> **AIM OF THE EXERCISE**
Go through the data below and return each line where the string "only" appears.

> **DATA FOR THIS TASK**
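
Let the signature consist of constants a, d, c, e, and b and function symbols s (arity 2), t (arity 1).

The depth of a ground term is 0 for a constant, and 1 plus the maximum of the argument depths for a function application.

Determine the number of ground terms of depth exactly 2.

1230

Let N_k count ground terms of depth at most k. Each non-constant term of depth ≤ k is some function symbol applied to depth-≤(k−1) arguments, giving N_k = 5 + N_{k-1}^2 + N_{k-1}.
N_0 = 5
N_1 = 5 + 5^2 + 5 = 35
N_2 = 5 + 35^2 + 35 = 1265
Terms of depth exactly 2: N_2 − N_1 = 1265 − 35 = 1230.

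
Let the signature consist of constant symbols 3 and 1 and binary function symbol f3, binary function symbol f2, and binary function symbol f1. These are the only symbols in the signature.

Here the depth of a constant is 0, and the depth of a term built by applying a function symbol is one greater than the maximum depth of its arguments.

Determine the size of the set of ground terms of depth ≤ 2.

590

Count level by level. With function symbols f3/2, f2/2, f1/2, the terms of depth ≤ k are the 2 constants together with each function applied to depth-≤(k−1) tuples, so N_k = 2 + N_{k-1}^2 + N_{k-1}^2 + N_{k-1}^2.
N_0 = 2
N_1 = 2 + 2^2 + 2^2 + 2^2 = 14
N_2 = 2 + 14^2 + 14^2 + 14^2 = 590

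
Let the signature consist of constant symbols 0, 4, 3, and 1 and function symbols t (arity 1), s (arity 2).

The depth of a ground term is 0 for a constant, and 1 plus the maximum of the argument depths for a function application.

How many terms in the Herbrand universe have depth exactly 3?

364820

Let N_k = |{terms of depth ≤ k}|. Then N_0 = 4 and N_k = 4 + N_{k-1} + N_{k-1}^2 for k ≥ 1 (one summand per function symbol, arity giving the exponent).
N_0 = 4
N_1 = 4 + 4 + 4^2 = 24
N_2 = 4 + 24 + 24^2 = 604
N_3 = 4 + 604 + 604^2 = 365424
Terms of depth exactly 3: N_3 − N_2 = 365424 − 604 = 364820.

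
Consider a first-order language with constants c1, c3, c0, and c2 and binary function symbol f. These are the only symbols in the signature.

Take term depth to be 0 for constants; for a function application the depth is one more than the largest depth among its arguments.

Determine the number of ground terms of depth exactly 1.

16

Let N_k = |{terms of depth ≤ k}|. Then N_0 = 4 and N_k = 4 + N_{k-1}^2 for k ≥ 1 (one summand per function symbol, arity giving the exponent).
N_0 = 4
N_1 = 4 + 4^2 = 20
Terms of depth exactly 1: N_1 − N_0 = 20 − 4 = 16.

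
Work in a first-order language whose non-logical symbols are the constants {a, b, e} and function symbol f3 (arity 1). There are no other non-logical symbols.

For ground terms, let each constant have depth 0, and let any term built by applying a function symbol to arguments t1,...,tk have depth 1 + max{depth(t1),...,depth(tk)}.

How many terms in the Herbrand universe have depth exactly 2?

Write N_k for the number of ground terms of depth ≤ k. A term of depth ≤ k is either a constant or a function symbol applied to arguments of depth ≤ k−1, so N_k = 3 + N_{k-1}.
N_0 = 3
N_1 = 3 + 3 = 6
N_2 = 3 + 6 = 9
Terms of depth exactly 2: N_2 − N_1 = 9 − 6 = 3.

3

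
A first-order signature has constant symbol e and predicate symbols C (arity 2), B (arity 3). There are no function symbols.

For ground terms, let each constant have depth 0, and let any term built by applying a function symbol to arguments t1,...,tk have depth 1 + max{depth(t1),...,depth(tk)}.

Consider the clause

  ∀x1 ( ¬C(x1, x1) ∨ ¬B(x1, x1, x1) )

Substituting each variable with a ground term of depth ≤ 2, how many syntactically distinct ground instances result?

Ground terms of depth ≤ 2:
  With no function symbols every ground term is a constant, so there is exactly 1 ground term at every depth bound.
  N_0 = 1
  N_1 = 1
  N_2 = 1
So there is exactly 1 ground term available for substitution.
The body mentions the single quantified variable x1; since ground terms form a free algebra, no two substitutions collapse to the same formula.
Number of ground instances = 1.

1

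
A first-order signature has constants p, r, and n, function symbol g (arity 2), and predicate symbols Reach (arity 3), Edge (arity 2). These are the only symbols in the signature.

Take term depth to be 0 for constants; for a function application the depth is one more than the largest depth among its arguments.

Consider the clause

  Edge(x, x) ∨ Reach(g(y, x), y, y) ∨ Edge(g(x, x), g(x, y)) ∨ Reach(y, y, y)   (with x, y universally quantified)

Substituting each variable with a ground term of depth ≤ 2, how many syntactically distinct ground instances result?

21609

Ground terms of depth ≤ 2:
  Count level by level. With function symbols g/2, the terms of depth ≤ k are the 3 constants together with each function applied to depth-≤(k−1) tuples, so N_k = 3 + N_{k-1}^2.
  N_0 = 3
  N_1 = 3 + 3^2 = 12
  N_2 = 3 + 12^2 = 147
So there are 147 ground terms available for substitution.
The clause has 2 distinct variables (x, y), each appearing in the body. In the free term algebra distinct substitutions yield syntactically distinct ground instances.
Number of ground instances = 147^2 = 21609.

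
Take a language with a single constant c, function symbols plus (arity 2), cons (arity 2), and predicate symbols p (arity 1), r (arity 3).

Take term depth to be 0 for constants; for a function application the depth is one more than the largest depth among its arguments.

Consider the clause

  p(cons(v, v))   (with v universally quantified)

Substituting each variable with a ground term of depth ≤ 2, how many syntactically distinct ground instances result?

Ground terms of depth ≤ 2:
  Let N_k count ground terms of depth at most k. Each non-constant term of depth ≤ k is some function symbol applied to depth-≤(k−1) arguments, giving N_k = 1 + N_{k-1}^2 + N_{k-1}^2.
  N_0 = 1
  N_1 = 1 + 1^2 + 1^2 = 3
  N_2 = 1 + 3^2 + 3^2 = 19
So there are 19 ground terms available for substitution.
The clause has 1 distinct variable (v), which appears in the body. In the free term algebra distinct substitutions yield syntactically distinct ground instances.
Number of ground instances = 19.

19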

> **SOLUTION BELOW**
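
Let the signature consist of constant symbols 3 and 1 and binary function symbol f3, binary function symbol f2, and binary function symbol f1. These are the only symbols in the signature.
Consider a first-order language with constants c1, c3, c0, and c2 and binary function symbol f. These are the only symbols in the signature.
A first-order signature has constants p, r, and n, function symbol g (arity 2), and predicate symbols Reach (arity 3), Edge (arity 2). These are the only symbols in the signature.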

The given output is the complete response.